Work request
Set down all the records below, word for word.

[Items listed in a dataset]
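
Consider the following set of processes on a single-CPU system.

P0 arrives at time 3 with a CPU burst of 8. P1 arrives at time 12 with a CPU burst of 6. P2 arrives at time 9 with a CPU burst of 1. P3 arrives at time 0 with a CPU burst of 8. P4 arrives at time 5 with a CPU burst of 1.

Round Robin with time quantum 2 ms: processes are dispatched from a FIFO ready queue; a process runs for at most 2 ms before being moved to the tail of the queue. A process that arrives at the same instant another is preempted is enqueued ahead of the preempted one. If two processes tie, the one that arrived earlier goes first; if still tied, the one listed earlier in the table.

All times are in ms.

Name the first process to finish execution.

Timeline: | P3 0-4 | P0 4-6 | P3 6-8 | P4 8-9 | P0 9-11 | P3 11-13 | P2 13-14 | P0 14-16 | P1 16-18 | P0 18-20 | P1 20-24 |
Completion: P0=20  P1=24  P2=14  P3=13  P4=9
Turnaround (C−A): P0=17  P1=12  P2=5  P3=13  P4=4
Finish order: P4 → P3 → P2 → P0 → P1

P4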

Solution to this task
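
Consider the following set of processes on a single-CPU system.

P0 arrives at time 3 with a CPU burst of 8. P1 arrives at time 12 with a CPU burst of 6. P2 arrives at time 9 with a CPU burst of 1. P3 arrives at time 0 with a CPU burst of 8. P4 arrives at time 5 with a CPU burst of 1.

Round Robin with time quantum 2 ms: processes are dispatched from a FIFO ready queue; a process runs for at most 2 ms before being moved to the tail of the queue. A process that arrives at the same instant another is preempted is enqueued ahead of the preempted one. If two processes tie, the one that arrived earlier goes first; if still tied, the one listed earlier in the table.

All times are in ms.

Name the first process to finish execution.

Timeline: | P3 0-4 | P0 4-6 | P3 6-8 | P4 8-9 | P0 9-11 | P3 11-13 | P2 13-14 | P0 14-16 | P1 16-18 | P0 18-20 | P1 20-24 |
Completion: P0=20  P1=24  P2=14  P3=13  P4=9
Turnaround (C−A): P0=17  P1=12  P2=5  P3=13  P4=4
Finish order: P4 → P3 → P2 → P0 → P1

P4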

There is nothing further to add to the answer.